[Saved data entries]
——————————

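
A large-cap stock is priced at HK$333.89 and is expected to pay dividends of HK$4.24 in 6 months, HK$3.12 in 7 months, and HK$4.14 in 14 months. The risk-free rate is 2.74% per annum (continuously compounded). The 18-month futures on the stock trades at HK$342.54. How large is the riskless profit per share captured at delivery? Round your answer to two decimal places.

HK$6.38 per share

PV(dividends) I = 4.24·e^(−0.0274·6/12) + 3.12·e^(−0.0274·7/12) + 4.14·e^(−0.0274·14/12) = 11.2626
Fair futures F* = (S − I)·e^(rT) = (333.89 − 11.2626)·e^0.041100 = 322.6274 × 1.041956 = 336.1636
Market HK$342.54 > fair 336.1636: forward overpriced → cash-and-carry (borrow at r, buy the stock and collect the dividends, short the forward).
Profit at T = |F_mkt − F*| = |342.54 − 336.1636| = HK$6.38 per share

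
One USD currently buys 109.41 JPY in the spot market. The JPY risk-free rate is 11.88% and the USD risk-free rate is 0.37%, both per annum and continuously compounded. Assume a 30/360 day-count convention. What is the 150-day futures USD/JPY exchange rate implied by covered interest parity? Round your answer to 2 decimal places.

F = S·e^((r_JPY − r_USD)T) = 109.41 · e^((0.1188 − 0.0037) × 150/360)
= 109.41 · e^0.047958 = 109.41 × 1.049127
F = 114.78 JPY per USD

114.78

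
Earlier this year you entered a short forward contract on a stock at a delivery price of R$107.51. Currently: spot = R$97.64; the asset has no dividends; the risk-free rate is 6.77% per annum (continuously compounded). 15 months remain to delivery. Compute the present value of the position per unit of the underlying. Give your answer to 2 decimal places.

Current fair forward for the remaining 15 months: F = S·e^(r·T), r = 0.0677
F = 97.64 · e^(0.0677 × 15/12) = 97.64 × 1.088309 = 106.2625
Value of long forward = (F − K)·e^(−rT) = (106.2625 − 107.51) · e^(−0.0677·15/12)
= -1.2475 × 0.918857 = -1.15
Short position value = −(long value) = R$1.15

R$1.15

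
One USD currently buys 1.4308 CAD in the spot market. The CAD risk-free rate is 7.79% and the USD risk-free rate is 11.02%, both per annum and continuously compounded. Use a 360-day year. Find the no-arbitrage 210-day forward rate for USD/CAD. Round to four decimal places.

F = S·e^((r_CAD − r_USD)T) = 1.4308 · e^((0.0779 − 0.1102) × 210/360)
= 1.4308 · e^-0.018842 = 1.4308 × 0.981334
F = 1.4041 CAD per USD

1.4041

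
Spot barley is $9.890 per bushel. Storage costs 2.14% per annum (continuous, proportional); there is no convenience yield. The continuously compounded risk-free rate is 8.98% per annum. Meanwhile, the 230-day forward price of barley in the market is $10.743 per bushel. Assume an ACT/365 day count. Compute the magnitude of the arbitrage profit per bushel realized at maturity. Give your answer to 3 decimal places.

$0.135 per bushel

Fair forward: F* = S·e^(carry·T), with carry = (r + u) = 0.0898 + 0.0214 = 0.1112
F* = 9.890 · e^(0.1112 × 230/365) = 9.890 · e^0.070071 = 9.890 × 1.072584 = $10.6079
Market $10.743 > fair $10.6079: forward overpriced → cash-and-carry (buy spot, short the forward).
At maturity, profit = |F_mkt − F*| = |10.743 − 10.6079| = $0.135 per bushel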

——————————

● **ASSIGNED TASK**
Every record listed above needs to be written out again exactly.

● **TASK RESULT**
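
A large-cap stock is priced at HK$333.89 and is expected to pay dividends of HK$4.24 in 6 months, HK$3.12 in 7 months, and HK$4.14 in 14 months. The risk-free rate is 2.74% per annum (continuously compounded). The 18-month futures on the stock trades at HK$342.54. How large is the riskless profit per share captured at delivery? Round your answer to two decimal places.

HK$6.38 per share

PV(dividends) I = 4.24·e^(−0.0274·6/12) + 3.12·e^(−0.0274·7/12) + 4.14·e^(−0.0274·14/12) = 11.2626
Fair futures F* = (S − I)·e^(rT) = (333.89 − 11.2626)·e^0.041100 = 322.6274 × 1.041956 = 336.1636
Market HK$342.54 > fair 336.1636: forward overpriced → cash-and-carry (borrow at r, buy the stock and collect the dividends, short the forward).
Profit at T = |F_mkt − F*| = |342.54 − 336.1636| = HK$6.38 per share

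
One USD currently buys 109.41 JPY in the spot market. The JPY risk-free rate is 11.88% and the USD risk-free rate is 0.37%, both per annum and continuously compounded. Assume a 30/360 day-count convention. What is the 150-day futures USD/JPY exchange rate implied by covered interest parity? Round your answer to 2 decimal places.

F = S·e^((r_JPY − r_USD)T) = 109.41 · e^((0.1188 − 0.0037) × 150/360)
= 109.41 · e^0.047958 = 109.41 × 1.049127
F = 114.78 JPY per USD

114.78

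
Earlier this year you entered a short forward contract on a stock at a delivery price of R$107.51. Currently: spot = R$97.64; the asset has no dividends; the risk-free rate is 6.77% per annum (continuously compounded). 15 months remain to delivery. Compute the present value of the position per unit of the underlying. Give your answer to 2 decimal places.

Current fair forward for the remaining 15 months: F = S·e^(r·T), r = 0.0677
F = 97.64 · e^(0.0677 × 15/12) = 97.64 × 1.088309 = 106.2625
Value of long forward = (F − K)·e^(−rT) = (106.2625 − 107.51) · e^(−0.0677·15/12)
= -1.2475 × 0.918857 = -1.15
Short position value = −(long value) = R$1.15

R$1.15

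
One USD currently buys 1.4308 CAD in the spot market. The CAD risk-free rate is 7.79% and the USD risk-free rate is 11.02%, both per annum and continuously compounded. Use a 360-day year. Find the no-arbitrage 210-day forward rate for USD/CAD. Round to four decimal places.

F = S·e^((r_CAD − r_USD)T) = 1.4308 · e^((0.0779 − 0.1102) × 210/360)
= 1.4308 · e^-0.018842 = 1.4308 × 0.981334
F = 1.4041 CAD per USD

1.4041

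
Spot barley is $9.890 per bushel. Storage costs 2.14% per annum (continuous, proportional); there is no convenience yield. The continuously compounded risk-free rate is 8.98% per annum. Meanwhile, the 230-day forward price of barley in the market is $10.743 per bushel. Assume an ACT/365 day count. Compute the magnitude of the arbitrage profit per bushel realized at maturity. Give your answer to 3 decimal places.

$0.135 per bushel

Fair forward: F* = S·e^(carry·T), with carry = (r + u) = 0.0898 + 0.0214 = 0.1112
F* = 9.890 · e^(0.1112 × 230/365) = 9.890 · e^0.070071 = 9.890 × 1.072584 = $10.6079
Market $10.743 > fair $10.6079: forward overpriced → cash-and-carry (buy spot, short the forward).
At maturity, profit = |F_mkt − F*| = |10.743 − 10.6079| = $0.135 per bushel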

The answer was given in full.